Materials provided >>
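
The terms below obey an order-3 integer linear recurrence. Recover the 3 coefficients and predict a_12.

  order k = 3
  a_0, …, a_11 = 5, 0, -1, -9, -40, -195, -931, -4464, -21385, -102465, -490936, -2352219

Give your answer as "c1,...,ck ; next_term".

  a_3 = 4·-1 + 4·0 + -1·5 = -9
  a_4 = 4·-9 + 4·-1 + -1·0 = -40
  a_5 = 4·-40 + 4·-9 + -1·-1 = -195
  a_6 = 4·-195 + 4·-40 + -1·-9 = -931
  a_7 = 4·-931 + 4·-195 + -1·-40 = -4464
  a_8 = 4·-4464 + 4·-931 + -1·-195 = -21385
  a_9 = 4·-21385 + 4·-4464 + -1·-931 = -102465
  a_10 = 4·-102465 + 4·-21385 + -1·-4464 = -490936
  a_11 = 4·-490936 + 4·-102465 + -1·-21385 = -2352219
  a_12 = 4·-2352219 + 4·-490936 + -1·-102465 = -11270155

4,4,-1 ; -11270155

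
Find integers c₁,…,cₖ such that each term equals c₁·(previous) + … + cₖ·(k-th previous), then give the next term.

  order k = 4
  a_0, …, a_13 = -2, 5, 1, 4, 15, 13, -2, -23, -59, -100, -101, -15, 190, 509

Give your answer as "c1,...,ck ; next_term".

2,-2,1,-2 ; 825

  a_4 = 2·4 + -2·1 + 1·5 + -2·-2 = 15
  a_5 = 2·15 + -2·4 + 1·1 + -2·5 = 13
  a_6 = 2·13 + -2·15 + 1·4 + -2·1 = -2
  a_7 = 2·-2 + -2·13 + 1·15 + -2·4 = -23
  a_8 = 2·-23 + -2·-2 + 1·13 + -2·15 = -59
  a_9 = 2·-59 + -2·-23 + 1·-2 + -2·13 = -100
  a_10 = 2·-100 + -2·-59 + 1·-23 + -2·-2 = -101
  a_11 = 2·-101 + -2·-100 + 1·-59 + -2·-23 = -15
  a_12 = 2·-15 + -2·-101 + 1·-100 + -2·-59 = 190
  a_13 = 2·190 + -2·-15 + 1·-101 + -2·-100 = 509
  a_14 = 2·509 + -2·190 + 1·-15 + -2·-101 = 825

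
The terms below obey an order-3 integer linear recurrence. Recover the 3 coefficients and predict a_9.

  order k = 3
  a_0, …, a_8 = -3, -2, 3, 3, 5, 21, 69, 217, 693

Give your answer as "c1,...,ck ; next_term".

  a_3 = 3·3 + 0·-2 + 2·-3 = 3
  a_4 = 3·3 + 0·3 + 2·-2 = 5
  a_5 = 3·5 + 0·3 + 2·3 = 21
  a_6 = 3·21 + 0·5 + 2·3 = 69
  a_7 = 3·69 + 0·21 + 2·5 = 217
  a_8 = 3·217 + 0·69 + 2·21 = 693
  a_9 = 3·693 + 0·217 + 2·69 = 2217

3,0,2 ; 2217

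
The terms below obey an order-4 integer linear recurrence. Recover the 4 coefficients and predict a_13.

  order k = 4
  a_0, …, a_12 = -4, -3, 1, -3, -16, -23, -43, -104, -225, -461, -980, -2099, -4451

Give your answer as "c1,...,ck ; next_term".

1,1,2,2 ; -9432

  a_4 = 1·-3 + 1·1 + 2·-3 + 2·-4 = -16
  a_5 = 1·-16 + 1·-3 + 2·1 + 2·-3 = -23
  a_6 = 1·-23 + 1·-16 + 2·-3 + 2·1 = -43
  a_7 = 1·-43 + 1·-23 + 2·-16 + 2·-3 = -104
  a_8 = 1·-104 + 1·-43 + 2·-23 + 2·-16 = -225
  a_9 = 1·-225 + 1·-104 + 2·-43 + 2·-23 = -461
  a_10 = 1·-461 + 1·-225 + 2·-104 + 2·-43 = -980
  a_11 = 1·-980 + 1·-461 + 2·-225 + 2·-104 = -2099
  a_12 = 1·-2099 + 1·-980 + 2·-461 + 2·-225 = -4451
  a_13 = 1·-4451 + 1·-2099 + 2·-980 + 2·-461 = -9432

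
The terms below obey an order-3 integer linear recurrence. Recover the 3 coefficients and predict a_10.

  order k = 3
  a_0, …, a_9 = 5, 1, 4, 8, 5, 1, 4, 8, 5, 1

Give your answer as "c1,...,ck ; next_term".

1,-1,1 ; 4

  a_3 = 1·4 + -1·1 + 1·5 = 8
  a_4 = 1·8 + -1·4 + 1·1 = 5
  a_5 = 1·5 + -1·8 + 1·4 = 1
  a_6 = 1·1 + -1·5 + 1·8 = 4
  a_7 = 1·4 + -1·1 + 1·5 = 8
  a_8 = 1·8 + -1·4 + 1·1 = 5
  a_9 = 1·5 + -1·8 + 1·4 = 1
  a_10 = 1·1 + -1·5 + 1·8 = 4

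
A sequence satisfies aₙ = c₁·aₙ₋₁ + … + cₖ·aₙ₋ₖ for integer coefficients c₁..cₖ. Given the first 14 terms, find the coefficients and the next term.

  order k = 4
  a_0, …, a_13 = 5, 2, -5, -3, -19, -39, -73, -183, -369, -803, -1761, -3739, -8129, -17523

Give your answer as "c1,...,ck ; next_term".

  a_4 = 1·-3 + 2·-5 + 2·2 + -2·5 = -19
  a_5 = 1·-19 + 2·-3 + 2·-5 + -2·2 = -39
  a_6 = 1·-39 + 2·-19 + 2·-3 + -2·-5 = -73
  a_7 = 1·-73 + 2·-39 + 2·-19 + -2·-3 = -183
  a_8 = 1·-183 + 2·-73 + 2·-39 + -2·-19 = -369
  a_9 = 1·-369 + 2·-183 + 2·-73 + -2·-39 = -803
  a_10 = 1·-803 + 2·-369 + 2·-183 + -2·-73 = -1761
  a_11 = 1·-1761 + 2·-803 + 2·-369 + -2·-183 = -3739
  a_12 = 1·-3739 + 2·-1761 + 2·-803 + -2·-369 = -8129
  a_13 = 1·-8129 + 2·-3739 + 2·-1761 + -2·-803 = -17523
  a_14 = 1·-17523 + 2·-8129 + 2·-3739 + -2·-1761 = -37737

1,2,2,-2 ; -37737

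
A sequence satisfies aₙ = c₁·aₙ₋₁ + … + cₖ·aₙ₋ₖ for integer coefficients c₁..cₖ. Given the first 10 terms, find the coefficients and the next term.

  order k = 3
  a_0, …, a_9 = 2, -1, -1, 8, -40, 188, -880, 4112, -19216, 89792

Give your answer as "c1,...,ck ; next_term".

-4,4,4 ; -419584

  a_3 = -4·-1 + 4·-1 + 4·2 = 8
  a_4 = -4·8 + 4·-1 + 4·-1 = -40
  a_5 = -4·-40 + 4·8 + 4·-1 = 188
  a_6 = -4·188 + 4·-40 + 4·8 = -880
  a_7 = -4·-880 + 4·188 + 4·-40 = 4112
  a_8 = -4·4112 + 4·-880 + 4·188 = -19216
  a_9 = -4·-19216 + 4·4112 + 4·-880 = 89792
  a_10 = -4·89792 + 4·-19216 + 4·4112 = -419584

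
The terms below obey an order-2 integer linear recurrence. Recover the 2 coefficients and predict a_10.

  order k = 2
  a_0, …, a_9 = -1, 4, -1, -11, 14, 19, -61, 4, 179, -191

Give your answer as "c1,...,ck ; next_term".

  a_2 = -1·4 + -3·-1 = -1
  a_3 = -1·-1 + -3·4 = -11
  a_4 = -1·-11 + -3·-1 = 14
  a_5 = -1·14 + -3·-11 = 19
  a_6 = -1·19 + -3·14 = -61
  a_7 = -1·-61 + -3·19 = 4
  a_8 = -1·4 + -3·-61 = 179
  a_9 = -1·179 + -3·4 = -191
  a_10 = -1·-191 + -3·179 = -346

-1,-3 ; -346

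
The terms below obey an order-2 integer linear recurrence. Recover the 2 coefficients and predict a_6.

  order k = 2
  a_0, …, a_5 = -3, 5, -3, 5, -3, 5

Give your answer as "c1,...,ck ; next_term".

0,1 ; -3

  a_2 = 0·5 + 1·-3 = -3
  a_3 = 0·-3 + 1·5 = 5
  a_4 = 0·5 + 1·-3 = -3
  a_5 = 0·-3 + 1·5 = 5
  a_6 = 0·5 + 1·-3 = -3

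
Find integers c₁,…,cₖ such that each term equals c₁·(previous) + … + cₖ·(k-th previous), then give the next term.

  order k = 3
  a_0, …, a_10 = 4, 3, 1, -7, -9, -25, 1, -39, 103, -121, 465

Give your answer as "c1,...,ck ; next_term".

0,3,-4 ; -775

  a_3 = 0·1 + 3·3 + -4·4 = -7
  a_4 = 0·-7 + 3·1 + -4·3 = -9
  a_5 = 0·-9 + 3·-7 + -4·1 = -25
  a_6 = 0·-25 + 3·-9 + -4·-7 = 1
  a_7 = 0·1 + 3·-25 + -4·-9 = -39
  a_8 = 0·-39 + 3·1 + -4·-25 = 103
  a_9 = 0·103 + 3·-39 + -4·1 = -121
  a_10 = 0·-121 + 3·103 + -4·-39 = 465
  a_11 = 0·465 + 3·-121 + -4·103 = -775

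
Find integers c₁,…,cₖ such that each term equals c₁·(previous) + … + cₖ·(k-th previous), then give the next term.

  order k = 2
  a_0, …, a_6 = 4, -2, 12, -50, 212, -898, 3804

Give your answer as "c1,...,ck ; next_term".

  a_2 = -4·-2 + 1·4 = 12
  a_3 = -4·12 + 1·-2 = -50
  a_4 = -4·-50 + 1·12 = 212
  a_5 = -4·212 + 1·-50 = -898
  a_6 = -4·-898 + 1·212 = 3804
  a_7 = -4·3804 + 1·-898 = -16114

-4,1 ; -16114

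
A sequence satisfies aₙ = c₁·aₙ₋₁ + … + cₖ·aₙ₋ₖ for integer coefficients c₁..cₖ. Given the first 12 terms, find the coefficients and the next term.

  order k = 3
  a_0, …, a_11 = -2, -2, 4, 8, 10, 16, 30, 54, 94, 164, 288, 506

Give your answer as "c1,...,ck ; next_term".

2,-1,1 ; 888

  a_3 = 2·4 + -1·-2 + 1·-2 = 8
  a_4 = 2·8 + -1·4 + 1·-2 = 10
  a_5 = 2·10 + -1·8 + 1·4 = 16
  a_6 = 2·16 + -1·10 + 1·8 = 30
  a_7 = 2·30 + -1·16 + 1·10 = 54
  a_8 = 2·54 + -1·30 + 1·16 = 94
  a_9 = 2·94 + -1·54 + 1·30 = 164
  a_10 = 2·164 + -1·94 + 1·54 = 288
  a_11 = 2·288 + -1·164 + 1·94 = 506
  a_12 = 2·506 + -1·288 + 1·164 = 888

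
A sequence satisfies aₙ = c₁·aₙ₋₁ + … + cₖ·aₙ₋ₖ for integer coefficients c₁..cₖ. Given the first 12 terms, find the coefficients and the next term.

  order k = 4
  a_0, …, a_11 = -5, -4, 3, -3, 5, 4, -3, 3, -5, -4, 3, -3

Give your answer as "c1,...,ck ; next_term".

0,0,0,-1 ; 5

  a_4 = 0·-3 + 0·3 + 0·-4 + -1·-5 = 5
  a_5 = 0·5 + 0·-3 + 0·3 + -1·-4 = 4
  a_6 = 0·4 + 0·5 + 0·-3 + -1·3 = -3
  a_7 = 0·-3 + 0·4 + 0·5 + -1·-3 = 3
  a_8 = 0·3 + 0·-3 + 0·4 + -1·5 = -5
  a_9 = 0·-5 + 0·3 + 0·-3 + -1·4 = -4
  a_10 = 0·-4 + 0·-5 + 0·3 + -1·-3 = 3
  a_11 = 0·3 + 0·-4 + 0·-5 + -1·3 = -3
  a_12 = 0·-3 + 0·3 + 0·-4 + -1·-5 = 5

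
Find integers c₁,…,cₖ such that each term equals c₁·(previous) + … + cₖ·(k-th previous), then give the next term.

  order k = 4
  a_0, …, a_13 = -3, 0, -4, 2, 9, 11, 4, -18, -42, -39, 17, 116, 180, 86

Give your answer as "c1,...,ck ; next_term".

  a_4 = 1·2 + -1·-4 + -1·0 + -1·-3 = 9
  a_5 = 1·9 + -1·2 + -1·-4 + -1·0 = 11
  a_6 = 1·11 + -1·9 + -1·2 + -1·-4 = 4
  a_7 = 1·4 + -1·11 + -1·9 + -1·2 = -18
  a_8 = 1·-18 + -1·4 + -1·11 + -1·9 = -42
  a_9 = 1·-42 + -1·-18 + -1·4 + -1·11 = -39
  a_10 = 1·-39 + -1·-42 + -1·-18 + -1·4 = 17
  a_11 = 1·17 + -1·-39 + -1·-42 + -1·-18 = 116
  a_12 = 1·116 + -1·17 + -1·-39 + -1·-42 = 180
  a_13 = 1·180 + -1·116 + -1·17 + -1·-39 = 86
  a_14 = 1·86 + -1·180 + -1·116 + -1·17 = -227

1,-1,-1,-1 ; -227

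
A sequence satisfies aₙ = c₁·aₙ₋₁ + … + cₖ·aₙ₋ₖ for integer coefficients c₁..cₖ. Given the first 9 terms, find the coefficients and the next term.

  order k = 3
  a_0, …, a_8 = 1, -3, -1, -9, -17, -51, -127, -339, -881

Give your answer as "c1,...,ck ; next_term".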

What to do >>
Beginning with the very first line of the material, please return exactly each line down to and including the one with "-15, 190, 509".

Finished exercise >>
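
The terms below obey an order-3 integer linear recurrence. Recover the 3 coefficients and predict a_12.

  order k = 3
  a_0, …, a_11 = 5, 0, -1, -9, -40, -195, -931, -4464, -21385, -102465, -490936, -2352219

Give your answer as "c1,...,ck ; next_term".

  a_3 = 4·-1 + 4·0 + -1·5 = -9
  a_4 = 4·-9 + 4·-1 + -1·0 = -40
  a_5 = 4·-40 + 4·-9 + -1·-1 = -195
  a_6 = 4·-195 + 4·-40 + -1·-9 = -931
  a_7 = 4·-931 + 4·-195 + -1·-40 = -4464
  a_8 = 4·-4464 + 4·-931 + -1·-195 = -21385
  a_9 = 4·-21385 + 4·-4464 + -1·-931 = -102465
  a_10 = 4·-102465 + 4·-21385 + -1·-4464 = -490936
  a_11 = 4·-490936 + 4·-102465 + -1·-21385 = -2352219
  a_12 = 4·-2352219 + 4·-490936 + -1·-102465 = -11270155

4,4,-1 ; -11270155

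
Find integers c₁,…,cₖ such that each term equals c₁·(previous) + … + cₖ·(k-th previous), then give the next term.

  order k = 4
  a_0, …, a_13 = -2, 5, 1, 4, 15, 13, -2, -23, -59, -100, -101, -15, 190, 509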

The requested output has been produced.